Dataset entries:
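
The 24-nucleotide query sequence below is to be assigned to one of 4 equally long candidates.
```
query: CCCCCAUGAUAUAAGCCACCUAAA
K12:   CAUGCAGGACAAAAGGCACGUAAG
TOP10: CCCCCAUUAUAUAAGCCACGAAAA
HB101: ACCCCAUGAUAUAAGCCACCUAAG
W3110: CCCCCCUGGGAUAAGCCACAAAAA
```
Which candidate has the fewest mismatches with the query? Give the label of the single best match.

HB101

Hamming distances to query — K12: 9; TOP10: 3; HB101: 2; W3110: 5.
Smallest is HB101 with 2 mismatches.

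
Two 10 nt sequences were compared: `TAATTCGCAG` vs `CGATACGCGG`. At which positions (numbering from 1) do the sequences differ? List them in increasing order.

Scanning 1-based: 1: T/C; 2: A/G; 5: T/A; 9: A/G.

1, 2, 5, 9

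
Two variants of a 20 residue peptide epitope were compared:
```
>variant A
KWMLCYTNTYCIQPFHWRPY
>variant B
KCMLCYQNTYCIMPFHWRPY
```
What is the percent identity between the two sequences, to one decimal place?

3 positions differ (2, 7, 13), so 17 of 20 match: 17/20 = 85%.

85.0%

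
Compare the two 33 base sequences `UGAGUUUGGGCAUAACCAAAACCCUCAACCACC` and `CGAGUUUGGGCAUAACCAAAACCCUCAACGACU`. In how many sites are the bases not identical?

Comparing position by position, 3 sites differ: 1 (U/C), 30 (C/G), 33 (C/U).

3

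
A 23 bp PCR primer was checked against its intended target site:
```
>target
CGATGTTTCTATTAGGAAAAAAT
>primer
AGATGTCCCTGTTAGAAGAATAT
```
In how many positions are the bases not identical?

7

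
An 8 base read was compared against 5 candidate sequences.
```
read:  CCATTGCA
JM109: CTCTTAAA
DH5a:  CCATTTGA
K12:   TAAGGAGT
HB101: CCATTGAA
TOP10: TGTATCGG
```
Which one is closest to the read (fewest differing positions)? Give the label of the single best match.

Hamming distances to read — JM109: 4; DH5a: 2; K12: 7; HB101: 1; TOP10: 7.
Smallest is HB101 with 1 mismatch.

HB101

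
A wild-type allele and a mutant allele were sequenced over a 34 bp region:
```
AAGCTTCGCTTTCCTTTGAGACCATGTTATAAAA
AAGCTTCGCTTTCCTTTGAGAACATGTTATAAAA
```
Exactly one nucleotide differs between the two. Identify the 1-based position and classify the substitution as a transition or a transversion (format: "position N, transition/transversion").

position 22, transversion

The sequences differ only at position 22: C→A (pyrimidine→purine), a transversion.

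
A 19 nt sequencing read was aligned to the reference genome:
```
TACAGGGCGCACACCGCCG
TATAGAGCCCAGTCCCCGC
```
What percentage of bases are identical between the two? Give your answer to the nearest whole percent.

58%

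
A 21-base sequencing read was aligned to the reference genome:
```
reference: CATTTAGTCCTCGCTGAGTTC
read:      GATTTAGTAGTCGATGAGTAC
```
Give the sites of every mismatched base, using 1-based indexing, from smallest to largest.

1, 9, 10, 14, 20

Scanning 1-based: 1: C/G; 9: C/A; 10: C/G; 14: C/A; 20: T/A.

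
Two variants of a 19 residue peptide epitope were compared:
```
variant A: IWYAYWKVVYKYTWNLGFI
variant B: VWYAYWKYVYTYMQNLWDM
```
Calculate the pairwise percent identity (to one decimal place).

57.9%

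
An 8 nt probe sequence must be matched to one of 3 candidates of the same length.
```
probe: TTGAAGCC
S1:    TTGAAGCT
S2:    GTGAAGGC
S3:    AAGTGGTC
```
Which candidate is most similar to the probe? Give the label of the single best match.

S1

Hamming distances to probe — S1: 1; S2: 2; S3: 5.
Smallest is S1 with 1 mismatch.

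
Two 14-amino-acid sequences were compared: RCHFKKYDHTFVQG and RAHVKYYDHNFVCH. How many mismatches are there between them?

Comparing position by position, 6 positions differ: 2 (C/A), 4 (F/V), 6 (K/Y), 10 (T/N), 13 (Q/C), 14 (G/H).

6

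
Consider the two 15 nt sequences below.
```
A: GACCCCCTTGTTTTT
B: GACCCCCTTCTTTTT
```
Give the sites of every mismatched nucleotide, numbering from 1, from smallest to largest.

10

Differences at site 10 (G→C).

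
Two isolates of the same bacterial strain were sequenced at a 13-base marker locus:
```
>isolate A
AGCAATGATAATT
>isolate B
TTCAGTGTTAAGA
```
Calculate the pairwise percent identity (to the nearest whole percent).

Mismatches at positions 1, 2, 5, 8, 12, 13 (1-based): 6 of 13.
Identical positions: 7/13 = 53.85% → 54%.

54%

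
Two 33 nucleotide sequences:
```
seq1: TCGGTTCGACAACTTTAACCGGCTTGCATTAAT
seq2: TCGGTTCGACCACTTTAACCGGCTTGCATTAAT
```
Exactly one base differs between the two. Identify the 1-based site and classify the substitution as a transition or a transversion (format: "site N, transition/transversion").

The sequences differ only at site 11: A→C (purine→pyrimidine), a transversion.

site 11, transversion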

EXERCISE AIM: The whole of the data above must be given again, unaltered and complete.

TASK RESPONSE:
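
The 24-nucleotide query sequence below is to be assigned to one of 4 equally long candidates.
```
query: CCCCCAUGAUAUAAGCCACCUAAA
K12:   CAUGCAGGACAAAAGGCACGUAAG
TOP10: CCCCCAUUAUAUAAGCCACGAAAA
HB101: ACCCCAUGAUAUAAGCCACCUAAG
W3110: CCCCCCUGGGAUAAGCCACAAAAA
```
Which candidate has the fewest mismatches with the query? Give the label of the single best match.

HB101

Hamming distances to query — K12: 9; TOP10: 3; HB101: 2; W3110: 5.
Smallest is HB101 with 2 mismatches.

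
Two 10 nt sequences were compared: `TAATTCGCAG` vs `CGATACGCGG`. At which positions (numbering from 1) do the sequences differ? List them in increasing order.

Scanning 1-based: 1: T/C; 2: A/G; 5: T/A; 9: A/G.

1, 2, 5, 9

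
Two variants of a 20 residue peptide epitope were compared:
```
>variant A
KWMLCYTNTYCIQPFHWRPY
>variant B
KCMLCYQNTYCIMPFHWRPY
```
What is the percent identity between the two sequences, to one decimal place?

3 positions differ (2, 7, 13), so 17 of 20 match: 17/20 = 85%.

85.0%

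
Compare the two 33 base sequences `UGAGUUUGGGCAUAACCAAAACCCUCAACCACC` and `CGAGUUUGGGCAUAACCAAAACCCUCAACGACU`. In how many sites are the bases not identical?

Comparing position by position, 3 sites differ: 1 (U/C), 30 (C/G), 33 (C/U).

3

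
A 23 bp PCR primer was checked against its intended target site:
```
>target
CGATGTTTCTATTAGGAAAAAAT
>primer
AGATGTCCCTGTTAGAAGAATAT
```
In how many positions are the bases not identical?

7

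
An 8 base read was compared against 5 candidate sequences.
```
read:  CCATTGCA
JM109: CTCTTAAA
DH5a:  CCATTTGA
K12:   TAAGGAGT
HB101: CCATTGAA
TOP10: TGTATCGG
```
Which one is closest to the read (fewest differing positions)? Give the label of the single best match.

Hamming distances to read — JM109: 4; DH5a: 2; K12: 7; HB101: 1; TOP10: 7.
Smallest is HB101 with 1 mismatch.

HB101

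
A wild-type allele and a mutant allele were sequenced over a 34 bp region:
```
AAGCTTCGCTTTCCTTTGAGACCATGTTATAAAA
AAGCTTCGCTTTCCTTTGAGAACATGTTATAAAA
```
Exactly one nucleotide differs between the two. Identify the 1-based position and classify the substitution as a transition or a transversion (format: "position N, transition/transversion").

position 22, transversion

The sequences differ only at position 22: C→A (pyrimidine→purine), a transversion.

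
A 19 nt sequencing read was aligned to the reference genome:
```
TACAGGGCGCACACCGCCG
TATAGAGCCCAGTCCCCGC
```
What percentage of bases are identical between the two? Give your answer to the nearest whole percent.

58%

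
A 21-base sequencing read was aligned to the reference genome:
```
reference: CATTTAGTCCTCGCTGAGTTC
read:      GATTTAGTAGTCGATGAGTAC
```
Give the sites of every mismatched base, using 1-based indexing, from smallest to largest.

1, 9, 10, 14, 20

Scanning 1-based: 1: C/G; 9: C/A; 10: C/G; 14: C/A; 20: T/A.

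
Two variants of a 19 residue peptide epitope were compared:
```
variant A: IWYAYWKVVYKYTWNLGFI
variant B: VWYAYWKYVYTYMQNLWDM
```
Calculate the pairwise percent identity (to one decimal place).

57.9%

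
An 8 nt probe sequence must be matched to one of 3 candidates of the same length.
```
probe: TTGAAGCC
S1:    TTGAAGCT
S2:    GTGAAGGC
S3:    AAGTGGTC
```
Which candidate is most similar to the probe? Give the label of the single best match.

S1

Hamming distances to probe — S1: 1; S2: 2; S3: 5.
Smallest is S1 with 1 mismatch.

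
Two 14-amino-acid sequences were compared: RCHFKKYDHTFVQG and RAHVKYYDHNFVCH. How many mismatches are there between them?

Comparing position by position, 6 positions differ: 2 (C/A), 4 (F/V), 6 (K/Y), 10 (T/N), 13 (Q/C), 14 (G/H).

6

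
Consider the two 15 nt sequences below.
```
A: GACCCCCTTGTTTTT
B: GACCCCCTTCTTTTT
```
Give the sites of every mismatched nucleotide, numbering from 1, from smallest to largest.

10

Differences at site 10 (G→C).

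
Two isolates of the same bacterial strain were sequenced at a 13-base marker locus:
```
>isolate A
AGCAATGATAATT
>isolate B
TTCAGTGTTAAGA
```
Calculate the pairwise percent identity (to the nearest whole percent).

Mismatches at positions 1, 2, 5, 8, 12, 13 (1-based): 6 of 13.
Identical positions: 7/13 = 53.85% → 54%.

54%

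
Two 33 nucleotide sequences:
```
seq1: TCGGTTCGACAACTTTAACCGGCTTGCATTAAT
seq2: TCGGTTCGACCACTTTAACCGGCTTGCATTAAT
```
Exactly one base differs between the two. Identify the 1-based site and classify the substitution as a transition or a transversion (format: "site N, transition/transversion").

The sequences differ only at site 11: A→C (purine→pyrimidine), a transversion.

site 11, transversion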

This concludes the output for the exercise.